[Saved data entries]

------------------------

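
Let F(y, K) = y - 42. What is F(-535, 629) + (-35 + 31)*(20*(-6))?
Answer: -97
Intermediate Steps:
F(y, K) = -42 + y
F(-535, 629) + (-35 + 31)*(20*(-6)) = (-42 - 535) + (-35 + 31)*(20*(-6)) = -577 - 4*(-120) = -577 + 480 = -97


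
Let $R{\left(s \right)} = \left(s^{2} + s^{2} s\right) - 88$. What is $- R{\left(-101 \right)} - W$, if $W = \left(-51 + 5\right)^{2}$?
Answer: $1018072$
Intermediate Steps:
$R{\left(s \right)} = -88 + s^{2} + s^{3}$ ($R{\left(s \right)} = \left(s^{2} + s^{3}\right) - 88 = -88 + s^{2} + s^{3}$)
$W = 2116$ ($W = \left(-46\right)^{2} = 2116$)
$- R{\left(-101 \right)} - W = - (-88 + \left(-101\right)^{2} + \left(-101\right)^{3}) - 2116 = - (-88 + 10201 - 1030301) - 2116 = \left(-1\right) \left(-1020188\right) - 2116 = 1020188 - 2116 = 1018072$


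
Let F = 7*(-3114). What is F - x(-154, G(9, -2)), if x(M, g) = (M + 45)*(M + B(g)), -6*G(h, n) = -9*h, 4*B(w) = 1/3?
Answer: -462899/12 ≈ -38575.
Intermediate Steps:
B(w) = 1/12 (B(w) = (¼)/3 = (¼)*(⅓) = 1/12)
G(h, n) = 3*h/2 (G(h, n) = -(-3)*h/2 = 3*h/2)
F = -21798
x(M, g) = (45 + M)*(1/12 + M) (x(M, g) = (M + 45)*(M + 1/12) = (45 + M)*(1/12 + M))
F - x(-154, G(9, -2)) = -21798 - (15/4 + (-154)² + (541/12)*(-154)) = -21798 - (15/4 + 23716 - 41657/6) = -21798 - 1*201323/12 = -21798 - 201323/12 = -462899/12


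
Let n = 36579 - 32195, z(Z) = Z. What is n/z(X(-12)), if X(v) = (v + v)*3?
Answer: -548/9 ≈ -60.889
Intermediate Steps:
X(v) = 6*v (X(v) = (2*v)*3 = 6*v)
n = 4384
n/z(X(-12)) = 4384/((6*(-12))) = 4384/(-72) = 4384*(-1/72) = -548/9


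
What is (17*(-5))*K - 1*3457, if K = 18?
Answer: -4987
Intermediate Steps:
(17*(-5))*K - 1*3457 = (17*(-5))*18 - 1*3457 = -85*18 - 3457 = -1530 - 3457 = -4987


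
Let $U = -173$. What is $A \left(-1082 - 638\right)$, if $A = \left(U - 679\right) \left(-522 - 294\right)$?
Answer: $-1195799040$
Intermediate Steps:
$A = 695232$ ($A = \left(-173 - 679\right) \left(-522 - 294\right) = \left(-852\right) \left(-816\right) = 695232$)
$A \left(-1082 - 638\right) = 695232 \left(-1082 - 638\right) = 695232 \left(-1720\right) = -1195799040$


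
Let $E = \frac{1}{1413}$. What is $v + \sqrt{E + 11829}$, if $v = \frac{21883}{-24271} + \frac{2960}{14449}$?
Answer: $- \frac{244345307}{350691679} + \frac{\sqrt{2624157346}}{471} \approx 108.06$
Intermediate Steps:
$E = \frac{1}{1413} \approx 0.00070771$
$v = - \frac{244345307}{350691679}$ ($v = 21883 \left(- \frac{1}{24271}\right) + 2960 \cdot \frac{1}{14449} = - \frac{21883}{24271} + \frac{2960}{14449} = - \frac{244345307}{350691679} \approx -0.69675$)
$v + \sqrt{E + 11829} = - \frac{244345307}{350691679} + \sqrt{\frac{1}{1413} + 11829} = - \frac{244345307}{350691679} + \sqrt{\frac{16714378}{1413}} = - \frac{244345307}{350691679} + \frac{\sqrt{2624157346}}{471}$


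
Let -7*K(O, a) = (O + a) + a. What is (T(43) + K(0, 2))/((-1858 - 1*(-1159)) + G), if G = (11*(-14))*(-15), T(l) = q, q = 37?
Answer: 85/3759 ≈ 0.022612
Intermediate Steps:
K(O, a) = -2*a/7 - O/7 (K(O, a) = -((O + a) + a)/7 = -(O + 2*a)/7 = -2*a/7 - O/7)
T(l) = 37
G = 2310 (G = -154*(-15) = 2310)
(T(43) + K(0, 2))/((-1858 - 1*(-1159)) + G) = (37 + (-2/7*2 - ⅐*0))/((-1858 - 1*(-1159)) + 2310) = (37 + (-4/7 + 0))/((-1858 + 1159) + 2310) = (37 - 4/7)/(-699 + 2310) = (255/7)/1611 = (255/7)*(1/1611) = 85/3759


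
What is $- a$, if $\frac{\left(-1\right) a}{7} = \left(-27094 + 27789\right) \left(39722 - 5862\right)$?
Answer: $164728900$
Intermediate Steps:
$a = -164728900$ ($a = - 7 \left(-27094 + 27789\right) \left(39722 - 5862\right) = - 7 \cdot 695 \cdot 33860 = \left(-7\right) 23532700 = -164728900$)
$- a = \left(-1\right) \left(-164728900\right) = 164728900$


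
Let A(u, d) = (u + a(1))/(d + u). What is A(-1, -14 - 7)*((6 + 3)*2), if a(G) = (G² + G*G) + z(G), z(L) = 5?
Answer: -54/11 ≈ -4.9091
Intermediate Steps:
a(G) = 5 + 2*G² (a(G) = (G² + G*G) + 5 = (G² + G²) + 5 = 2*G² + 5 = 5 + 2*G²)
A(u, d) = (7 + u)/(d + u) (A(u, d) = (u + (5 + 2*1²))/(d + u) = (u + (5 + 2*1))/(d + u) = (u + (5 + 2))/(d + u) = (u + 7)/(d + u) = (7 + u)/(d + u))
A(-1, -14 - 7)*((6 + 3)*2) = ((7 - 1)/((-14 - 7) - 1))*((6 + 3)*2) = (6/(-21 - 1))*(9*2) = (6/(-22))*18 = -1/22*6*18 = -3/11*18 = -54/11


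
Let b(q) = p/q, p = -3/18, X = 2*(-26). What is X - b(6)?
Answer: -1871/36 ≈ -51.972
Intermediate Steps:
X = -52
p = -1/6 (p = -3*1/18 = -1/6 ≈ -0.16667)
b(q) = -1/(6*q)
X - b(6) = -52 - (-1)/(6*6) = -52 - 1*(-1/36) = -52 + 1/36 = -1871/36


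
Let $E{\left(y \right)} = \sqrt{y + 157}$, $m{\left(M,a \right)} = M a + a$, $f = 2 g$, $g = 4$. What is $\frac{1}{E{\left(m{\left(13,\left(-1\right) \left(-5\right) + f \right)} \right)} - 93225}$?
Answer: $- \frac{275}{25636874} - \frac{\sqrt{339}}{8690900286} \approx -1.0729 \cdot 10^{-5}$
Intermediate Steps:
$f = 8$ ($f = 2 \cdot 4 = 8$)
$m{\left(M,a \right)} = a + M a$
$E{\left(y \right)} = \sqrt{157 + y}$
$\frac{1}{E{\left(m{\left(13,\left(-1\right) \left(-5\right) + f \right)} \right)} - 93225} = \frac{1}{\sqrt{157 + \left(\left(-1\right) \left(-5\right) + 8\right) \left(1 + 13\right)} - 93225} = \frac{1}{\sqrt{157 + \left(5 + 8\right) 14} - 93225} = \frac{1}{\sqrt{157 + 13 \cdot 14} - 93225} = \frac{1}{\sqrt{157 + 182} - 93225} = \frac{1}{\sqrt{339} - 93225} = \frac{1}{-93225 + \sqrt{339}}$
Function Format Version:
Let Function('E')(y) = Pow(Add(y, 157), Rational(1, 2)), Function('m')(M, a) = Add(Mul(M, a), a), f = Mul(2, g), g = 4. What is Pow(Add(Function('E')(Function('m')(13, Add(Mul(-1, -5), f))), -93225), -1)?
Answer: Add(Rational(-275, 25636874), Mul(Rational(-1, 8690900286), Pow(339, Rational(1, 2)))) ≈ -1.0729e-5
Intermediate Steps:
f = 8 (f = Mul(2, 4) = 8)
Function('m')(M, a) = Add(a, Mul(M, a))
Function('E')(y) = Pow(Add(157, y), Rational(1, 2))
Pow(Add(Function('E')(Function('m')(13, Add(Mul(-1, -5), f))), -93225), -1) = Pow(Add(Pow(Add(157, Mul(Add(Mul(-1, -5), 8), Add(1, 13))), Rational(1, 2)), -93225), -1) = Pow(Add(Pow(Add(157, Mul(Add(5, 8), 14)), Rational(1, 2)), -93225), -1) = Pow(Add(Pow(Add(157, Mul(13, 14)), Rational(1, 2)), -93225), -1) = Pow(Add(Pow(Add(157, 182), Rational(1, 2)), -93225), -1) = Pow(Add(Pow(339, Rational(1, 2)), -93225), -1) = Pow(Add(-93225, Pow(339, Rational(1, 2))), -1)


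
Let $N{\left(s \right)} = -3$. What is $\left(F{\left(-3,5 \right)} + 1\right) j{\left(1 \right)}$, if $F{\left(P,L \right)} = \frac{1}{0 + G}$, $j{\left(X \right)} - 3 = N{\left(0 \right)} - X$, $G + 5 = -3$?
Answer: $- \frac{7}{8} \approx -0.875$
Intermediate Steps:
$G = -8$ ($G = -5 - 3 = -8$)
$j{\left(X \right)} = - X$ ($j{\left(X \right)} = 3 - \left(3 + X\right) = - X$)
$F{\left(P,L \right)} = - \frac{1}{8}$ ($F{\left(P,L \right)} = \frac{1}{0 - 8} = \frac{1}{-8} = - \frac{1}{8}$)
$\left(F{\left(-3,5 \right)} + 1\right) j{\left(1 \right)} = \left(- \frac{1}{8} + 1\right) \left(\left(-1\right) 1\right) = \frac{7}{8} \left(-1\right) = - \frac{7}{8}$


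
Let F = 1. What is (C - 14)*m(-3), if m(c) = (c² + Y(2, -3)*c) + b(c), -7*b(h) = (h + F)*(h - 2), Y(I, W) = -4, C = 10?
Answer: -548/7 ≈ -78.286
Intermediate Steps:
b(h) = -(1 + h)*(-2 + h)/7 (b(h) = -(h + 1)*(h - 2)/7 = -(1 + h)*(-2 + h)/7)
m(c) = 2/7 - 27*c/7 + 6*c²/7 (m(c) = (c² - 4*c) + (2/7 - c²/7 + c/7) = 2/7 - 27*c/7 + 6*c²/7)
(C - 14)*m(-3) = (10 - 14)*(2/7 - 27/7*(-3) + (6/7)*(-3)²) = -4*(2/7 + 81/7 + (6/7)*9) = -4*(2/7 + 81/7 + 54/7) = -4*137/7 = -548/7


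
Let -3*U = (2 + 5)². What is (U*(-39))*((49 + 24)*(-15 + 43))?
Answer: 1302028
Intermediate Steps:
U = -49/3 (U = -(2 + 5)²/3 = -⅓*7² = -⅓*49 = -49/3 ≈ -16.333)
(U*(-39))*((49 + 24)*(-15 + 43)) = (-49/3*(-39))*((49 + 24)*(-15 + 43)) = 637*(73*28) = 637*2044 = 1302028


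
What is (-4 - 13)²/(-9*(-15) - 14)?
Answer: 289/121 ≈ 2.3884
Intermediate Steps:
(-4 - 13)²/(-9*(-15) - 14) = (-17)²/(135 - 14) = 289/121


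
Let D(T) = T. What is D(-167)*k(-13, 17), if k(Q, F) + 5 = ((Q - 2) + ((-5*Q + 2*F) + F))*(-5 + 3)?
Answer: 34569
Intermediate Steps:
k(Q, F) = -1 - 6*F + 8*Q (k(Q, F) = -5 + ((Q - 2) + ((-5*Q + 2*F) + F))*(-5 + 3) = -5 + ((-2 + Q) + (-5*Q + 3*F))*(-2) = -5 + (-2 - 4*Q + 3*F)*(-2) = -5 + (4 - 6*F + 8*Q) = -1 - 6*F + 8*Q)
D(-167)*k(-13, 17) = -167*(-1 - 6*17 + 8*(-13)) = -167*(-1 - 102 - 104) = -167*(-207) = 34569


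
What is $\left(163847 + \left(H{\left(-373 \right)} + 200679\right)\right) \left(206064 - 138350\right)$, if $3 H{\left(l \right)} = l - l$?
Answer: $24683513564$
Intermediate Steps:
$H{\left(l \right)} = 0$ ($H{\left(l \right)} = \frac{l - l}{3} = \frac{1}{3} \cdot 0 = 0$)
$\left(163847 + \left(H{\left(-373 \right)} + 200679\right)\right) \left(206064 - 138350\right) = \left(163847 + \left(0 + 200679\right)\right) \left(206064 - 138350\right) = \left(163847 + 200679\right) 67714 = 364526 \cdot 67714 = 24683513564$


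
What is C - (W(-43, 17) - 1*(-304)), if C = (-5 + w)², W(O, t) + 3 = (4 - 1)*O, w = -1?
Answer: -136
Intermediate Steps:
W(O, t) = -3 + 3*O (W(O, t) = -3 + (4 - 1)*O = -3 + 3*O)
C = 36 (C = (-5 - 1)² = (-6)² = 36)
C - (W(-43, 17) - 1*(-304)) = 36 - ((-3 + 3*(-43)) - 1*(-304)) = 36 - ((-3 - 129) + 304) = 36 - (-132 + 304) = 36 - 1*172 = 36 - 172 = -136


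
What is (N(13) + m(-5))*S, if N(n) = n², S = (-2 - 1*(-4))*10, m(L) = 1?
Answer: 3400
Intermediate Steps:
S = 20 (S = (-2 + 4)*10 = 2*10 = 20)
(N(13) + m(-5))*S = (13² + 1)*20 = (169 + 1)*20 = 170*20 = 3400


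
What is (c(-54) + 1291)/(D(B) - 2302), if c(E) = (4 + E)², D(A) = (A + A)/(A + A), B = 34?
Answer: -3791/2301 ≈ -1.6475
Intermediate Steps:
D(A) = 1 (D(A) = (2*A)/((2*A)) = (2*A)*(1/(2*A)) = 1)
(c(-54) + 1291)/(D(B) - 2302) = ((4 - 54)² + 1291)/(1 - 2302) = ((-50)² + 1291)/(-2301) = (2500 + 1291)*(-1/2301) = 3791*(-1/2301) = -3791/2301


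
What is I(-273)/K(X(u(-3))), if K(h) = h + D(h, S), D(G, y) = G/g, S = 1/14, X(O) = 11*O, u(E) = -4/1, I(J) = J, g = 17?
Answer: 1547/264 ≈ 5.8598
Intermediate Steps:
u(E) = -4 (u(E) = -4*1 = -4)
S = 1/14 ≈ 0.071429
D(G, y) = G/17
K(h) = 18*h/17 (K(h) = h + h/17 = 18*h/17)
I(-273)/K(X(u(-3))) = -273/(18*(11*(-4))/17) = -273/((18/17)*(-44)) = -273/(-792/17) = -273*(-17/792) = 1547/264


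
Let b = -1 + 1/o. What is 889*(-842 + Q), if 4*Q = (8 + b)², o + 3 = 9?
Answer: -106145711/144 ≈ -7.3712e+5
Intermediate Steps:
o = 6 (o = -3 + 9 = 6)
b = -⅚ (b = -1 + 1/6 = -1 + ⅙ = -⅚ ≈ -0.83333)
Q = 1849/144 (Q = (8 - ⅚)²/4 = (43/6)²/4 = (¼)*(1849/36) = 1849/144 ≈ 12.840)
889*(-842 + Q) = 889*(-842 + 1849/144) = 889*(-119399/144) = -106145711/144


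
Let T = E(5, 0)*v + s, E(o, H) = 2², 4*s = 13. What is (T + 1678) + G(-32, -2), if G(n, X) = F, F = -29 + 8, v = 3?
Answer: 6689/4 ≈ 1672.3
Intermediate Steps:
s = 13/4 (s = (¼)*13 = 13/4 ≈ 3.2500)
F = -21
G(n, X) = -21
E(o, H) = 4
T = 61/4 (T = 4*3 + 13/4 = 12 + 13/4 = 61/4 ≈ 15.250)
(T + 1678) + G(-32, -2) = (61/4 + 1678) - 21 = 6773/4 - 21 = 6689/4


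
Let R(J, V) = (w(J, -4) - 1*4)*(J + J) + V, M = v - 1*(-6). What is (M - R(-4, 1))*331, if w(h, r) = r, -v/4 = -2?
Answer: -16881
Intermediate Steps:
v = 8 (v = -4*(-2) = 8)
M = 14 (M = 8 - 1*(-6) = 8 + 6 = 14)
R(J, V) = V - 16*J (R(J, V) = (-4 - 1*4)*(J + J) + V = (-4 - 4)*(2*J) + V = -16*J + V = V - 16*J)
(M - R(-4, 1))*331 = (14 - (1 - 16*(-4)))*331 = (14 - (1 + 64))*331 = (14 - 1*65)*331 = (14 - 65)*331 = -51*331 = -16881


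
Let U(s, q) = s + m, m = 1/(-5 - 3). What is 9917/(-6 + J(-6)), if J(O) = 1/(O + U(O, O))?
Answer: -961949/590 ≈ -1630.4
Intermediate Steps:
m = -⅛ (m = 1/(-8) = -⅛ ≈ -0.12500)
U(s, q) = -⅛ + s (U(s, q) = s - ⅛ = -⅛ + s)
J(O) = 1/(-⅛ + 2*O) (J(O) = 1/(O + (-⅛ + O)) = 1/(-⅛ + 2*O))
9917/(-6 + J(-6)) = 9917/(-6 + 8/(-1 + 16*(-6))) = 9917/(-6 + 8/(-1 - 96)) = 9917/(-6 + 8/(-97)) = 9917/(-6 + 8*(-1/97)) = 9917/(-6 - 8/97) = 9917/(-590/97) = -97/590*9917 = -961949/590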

------------------------

◆ ASSIGNMENT
All lines above from the line with "Answer: -3791/2301 ≈ -1.6475" through the line with "Answer: 1547/264 ≈ 5.8598", both included, are to be set down exactly, with nothing else.

◆ TASK RESULT
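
Answer: -3791/2301 ≈ -1.6475
Intermediate Steps:
D(A) = 1 (D(A) = (2*A)/((2*A)) = (2*A)*(1/(2*A)) = 1)
(c(-54) + 1291)/(D(B) - 2302) = ((4 - 54)² + 1291)/(1 - 2302) = ((-50)² + 1291)/(-2301) = (2500 + 1291)*(-1/2301) = 3791*(-1/2301) = -3791/2301


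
What is I(-273)/K(X(u(-3))), if K(h) = h + D(h, S), D(G, y) = G/g, S = 1/14, X(O) = 11*O, u(E) = -4/1, I(J) = J, g = 17?
Answer: 1547/264 ≈ 5.8598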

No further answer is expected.